_Exercise goal_
The answer must be a single number: how many lines of the entries below include "MIPS".

_Supplied data_
------------
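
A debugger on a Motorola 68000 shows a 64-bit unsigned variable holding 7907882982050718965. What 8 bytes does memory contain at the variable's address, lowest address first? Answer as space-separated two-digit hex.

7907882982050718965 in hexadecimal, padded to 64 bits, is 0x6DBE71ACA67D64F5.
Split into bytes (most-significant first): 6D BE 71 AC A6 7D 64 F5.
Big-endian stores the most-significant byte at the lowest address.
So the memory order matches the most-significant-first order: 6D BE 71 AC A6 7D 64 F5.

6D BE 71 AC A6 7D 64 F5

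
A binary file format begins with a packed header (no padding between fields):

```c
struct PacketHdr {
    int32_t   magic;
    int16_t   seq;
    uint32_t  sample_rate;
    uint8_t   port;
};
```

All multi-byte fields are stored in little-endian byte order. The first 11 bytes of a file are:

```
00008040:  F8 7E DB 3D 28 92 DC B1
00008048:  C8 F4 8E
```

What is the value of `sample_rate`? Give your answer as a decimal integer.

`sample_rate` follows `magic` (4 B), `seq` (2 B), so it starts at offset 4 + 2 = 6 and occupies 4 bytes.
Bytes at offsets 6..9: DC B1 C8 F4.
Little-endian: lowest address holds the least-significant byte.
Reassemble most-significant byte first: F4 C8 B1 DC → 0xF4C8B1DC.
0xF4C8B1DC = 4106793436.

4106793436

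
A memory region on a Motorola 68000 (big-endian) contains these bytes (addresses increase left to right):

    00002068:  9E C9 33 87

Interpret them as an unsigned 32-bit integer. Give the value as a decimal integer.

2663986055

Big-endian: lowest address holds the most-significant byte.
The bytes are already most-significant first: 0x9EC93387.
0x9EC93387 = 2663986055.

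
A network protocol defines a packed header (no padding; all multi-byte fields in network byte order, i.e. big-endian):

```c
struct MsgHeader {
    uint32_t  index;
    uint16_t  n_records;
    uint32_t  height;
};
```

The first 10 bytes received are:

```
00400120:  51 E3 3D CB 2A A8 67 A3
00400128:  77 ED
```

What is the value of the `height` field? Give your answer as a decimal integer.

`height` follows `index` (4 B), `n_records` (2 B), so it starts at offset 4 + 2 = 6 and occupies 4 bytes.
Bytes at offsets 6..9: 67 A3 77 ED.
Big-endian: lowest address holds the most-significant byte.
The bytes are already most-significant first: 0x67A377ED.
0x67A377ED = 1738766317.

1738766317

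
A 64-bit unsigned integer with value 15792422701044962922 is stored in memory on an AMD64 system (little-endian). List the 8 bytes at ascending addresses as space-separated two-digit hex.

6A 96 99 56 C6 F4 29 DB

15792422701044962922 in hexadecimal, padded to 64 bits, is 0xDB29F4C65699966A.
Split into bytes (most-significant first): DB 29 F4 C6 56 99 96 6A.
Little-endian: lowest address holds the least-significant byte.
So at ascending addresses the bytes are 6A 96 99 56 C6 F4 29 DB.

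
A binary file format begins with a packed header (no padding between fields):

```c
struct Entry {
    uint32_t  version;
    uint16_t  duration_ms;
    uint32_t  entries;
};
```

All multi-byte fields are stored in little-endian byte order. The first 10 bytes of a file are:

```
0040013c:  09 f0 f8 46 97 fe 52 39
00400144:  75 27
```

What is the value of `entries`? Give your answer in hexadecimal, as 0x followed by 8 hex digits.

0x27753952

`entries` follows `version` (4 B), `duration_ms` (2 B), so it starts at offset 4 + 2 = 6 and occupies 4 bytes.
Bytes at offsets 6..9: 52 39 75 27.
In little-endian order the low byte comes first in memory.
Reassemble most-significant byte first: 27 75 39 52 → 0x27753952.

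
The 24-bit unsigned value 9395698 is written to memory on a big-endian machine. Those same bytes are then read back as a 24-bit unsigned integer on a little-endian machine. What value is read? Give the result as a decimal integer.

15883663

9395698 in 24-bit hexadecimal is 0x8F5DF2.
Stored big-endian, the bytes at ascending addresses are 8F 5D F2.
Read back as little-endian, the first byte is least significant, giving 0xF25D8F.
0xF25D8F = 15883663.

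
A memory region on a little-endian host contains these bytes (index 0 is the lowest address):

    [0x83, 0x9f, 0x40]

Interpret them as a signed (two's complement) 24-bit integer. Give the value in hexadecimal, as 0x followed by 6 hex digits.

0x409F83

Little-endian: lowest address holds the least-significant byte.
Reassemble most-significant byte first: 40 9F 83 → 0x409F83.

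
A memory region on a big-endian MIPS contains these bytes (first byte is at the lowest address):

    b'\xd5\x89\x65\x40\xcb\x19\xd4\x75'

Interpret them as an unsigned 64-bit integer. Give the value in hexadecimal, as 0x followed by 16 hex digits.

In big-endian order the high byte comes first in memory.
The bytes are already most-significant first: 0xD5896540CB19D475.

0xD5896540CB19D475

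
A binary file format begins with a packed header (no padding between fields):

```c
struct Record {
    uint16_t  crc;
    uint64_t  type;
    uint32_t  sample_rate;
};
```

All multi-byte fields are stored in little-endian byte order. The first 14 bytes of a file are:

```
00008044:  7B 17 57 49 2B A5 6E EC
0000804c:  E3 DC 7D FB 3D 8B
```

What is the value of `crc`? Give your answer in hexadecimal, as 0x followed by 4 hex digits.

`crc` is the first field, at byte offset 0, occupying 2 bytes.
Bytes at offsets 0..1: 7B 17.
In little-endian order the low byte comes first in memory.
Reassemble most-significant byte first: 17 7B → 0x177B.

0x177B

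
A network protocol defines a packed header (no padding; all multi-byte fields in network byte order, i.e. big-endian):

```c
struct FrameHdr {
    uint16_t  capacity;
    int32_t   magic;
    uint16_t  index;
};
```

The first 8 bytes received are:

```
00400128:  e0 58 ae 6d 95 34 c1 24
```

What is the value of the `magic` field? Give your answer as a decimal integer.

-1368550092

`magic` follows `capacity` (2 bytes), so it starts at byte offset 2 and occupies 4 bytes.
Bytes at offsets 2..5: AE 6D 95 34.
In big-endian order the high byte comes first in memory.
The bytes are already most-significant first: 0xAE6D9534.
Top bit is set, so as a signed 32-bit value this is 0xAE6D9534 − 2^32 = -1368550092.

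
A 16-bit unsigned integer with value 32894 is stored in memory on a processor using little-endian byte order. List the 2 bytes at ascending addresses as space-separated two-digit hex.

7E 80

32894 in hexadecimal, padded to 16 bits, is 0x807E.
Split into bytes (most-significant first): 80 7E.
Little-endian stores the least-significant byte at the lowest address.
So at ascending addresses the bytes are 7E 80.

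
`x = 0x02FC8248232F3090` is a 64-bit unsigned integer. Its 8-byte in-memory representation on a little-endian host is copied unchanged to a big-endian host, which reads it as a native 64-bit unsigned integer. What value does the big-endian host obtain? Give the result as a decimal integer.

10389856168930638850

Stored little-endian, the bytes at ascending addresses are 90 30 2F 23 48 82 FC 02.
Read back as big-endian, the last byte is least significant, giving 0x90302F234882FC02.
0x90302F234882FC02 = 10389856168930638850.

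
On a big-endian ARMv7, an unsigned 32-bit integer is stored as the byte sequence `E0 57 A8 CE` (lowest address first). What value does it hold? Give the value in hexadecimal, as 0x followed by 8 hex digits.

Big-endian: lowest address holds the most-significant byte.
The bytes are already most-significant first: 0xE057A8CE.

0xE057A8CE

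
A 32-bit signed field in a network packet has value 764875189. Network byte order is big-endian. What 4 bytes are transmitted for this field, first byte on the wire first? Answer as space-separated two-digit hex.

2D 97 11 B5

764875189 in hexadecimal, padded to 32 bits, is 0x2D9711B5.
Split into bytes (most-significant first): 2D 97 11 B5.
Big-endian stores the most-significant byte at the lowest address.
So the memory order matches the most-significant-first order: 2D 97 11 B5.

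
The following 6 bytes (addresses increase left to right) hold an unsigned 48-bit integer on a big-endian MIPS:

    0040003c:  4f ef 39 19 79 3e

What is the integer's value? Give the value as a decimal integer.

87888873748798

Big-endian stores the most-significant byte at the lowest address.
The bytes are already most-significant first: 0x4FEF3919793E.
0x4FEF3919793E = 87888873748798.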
------------
_Solution for this problem_
2